What the exercise asks:
Output every line of the listing, exactly and completely.
[Extracted material — start]
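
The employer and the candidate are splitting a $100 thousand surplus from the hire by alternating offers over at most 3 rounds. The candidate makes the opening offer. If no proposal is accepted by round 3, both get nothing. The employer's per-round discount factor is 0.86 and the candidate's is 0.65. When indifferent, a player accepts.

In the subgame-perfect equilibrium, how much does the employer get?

Round 3 (the candidate proposes): rejection yields 0 for the employer; the candidate offers 0 and keeps 100.
Round 2 (the employer proposes): the candidate can get 100 next round, worth 0.65 × 100 = 65 now; the employer offers that and keeps 35.
Round 1 (the candidate proposes): the employer can get 35 next round, worth 0.86 × 35 = 30.1 now. The candidate offers 30.1 and keeps 100 − 30.1 = 69.9.

30.1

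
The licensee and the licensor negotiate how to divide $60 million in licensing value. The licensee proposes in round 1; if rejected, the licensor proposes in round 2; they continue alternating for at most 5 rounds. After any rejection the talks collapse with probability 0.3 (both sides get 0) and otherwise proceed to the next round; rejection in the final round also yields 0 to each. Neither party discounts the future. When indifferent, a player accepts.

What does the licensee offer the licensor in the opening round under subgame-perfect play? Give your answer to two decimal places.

18.77

By backward induction:
Round 5 (the licensee proposes): the licensor will accept anything ≥ 0, so the licensee offers 0 and keeps 60.
Round 4 (the licensor proposes): rejecting gives the licensee an expected 0.7 × 60 = 42. The licensor offers 42 and keeps 60 − 42 = 18.
Round 3 (the licensee proposes): rejecting gives the licensor an expected 0.7 × 18 = 12.6. The licensee offers 12.6 and keeps 60 − 12.6 = 47.4.
Round 2 (the licensor proposes): rejecting gives the licensee an expected 0.7 × 47.4 = 33.18. The licensor offers 33.18 and keeps 60 − 33.18 = 26.82.
Round 1 (the licensee proposes): rejecting gives the licensor an expected 0.7 × 26.82 = 18.774; the licensee offers that and keeps 41.226.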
[Extracted material — finish]
Final answer:
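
The employer and the candidate are splitting a $100 thousand surplus from the hire by alternating offers over at most 3 rounds. The candidate makes the opening offer. If no proposal is accepted by round 3, both get nothing. The employer's per-round discount factor is 0.86 and the candidate's is 0.65. When indifferent, a player accepts.

In the subgame-perfect equilibrium, how much does the employer get?

Round 3 (the candidate proposes): rejection yields 0 for the employer; the candidate offers 0 and keeps 100.
Round 2 (the employer proposes): the candidate can get 100 next round, worth 0.65 × 100 = 65 now; the employer offers that and keeps 35.
Round 1 (the candidate proposes): the employer can get 35 next round, worth 0.86 × 35 = 30.1 now. The candidate offers 30.1 and keeps 100 − 30.1 = 69.9.

30.1

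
The licensee and the licensor negotiate how to divide $60 million in licensing value. The licensee proposes in round 1; if rejected, the licensor proposes in round 2; they continue alternating for at most 5 rounds. After any rejection the talks collapse with probability 0.3 (both sides get 0) and otherwise proceed to the next round; rejection in the final round also yields 0 to each. Neither party discounts the future. When indifferent, a player accepts.

What does the licensee offer the licensor in the opening round under subgame-perfect play? Give your answer to two decimal places.

18.77

By backward induction:
Round 5 (the licensee proposes): the licensor will accept anything ≥ 0, so the licensee offers 0 and keeps 60.
Round 4 (the licensor proposes): rejecting gives the licensee an expected 0.7 × 60 = 42. The licensor offers 42 and keeps 60 − 42 = 18.
Round 3 (the licensee proposes): rejecting gives the licensor an expected 0.7 × 18 = 12.6. The licensee offers 12.6 and keeps 60 − 12.6 = 47.4.
Round 2 (the licensor proposes): rejecting gives the licensee an expected 0.7 × 47.4 = 33.18. The licensor offers 33.18 and keeps 60 − 33.18 = 26.82.
Round 1 (the licensee proposes): rejecting gives the licensor an expected 0.7 × 26.82 = 18.774; the licensee offers that and keeps 41.226.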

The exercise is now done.